What you will do.
After locating the line that contains "Process: mean = 91.44, sigma", restate it and each later line word for word through the end of the records.

BEGIN Data shown

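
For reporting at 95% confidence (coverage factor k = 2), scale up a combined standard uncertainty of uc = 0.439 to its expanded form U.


U = k * uc
U = 2 * 0.439
U = 0.8780

0.8780


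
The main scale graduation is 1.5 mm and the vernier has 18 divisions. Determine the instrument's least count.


LC = MSD / n_div
= 1.5 / 18
= 0.0833

0.0833


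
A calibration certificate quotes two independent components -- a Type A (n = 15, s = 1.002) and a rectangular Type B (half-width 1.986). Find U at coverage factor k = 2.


u_A = s / sqrt(n) = 1.002 / sqrt(15) = 0.25871529
u_B = half_width / sqrt(3) = 1.986 / sqrt(3) = 1.1466176
uc = sqrt(u_A^2 + u_B^2) = sqrt(0.25871529^2 + 1.1466176^2) = 1.1754427
U = k * uc = 2 * 1.1754427
U = 2.3509

2.3509


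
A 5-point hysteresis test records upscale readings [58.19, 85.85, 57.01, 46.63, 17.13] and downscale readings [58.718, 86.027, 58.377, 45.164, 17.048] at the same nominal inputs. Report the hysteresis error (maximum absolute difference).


|58.19 - 58.718| = 0.5280
|85.85 - 86.027| = 0.1770
|57.01 - 58.377| = 1.3670
|46.63 - 45.164| = 1.4660
|17.13 - 17.048| = 0.0820
hysteresis = max(diffs) = 1.4660

1.4660


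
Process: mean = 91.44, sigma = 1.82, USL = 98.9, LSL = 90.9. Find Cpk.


Cpu = (USL - mean) / (3*sigma) = (98.9 - 91.44) / (3*1.82) = 1.3663
Cpl = (mean - LSL) / (3*sigma) = (91.44 - 90.9) / (3*1.82) = 0.0989
Cpk = min(Cpu, Cpl) = 0.0989

0.0989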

END Data shown

Response to this exercise.
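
Process: mean = 91.44, sigma = 1.82, USL = 98.9, LSL = 90.9. Find Cpk.


Cpu = (USL - mean) / (3*sigma) = (98.9 - 91.44) / (3*1.82) = 1.3663
Cpl = (mean - LSL) / (3*sigma) = (91.44 - 90.9) / (3*1.82) = 0.0989
Cpk = min(Cpu, Cpl) = 0.0989

0.0989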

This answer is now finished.